[Available records Boundary: Start]
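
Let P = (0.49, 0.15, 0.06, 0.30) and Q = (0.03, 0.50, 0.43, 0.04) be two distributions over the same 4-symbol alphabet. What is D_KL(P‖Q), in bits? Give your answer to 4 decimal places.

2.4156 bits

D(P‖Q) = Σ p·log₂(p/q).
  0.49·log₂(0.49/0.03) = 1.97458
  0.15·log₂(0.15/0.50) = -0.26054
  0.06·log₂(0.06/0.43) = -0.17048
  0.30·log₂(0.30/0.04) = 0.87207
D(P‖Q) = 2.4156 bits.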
[Available records Boundary: End]
▶ **Work to complete**: The records above must be retyped in full. Keep each one exactly as it is.

▶ **Solution**:
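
Let P = (0.49, 0.15, 0.06, 0.30) and Q = (0.03, 0.50, 0.43, 0.04) be two distributions over the same 4-symbol alphabet. What is D_KL(P‖Q), in bits? Give your answer to 4 decimal places.

2.4156 bits

D(P‖Q) = Σ p·log₂(p/q).
  0.49·log₂(0.49/0.03) = 1.97458
  0.15·log₂(0.15/0.50) = -0.26054
  0.06·log₂(0.06/0.43) = -0.17048
  0.30·log₂(0.30/0.04) = 0.87207
D(P‖Q) = 2.4156 bits.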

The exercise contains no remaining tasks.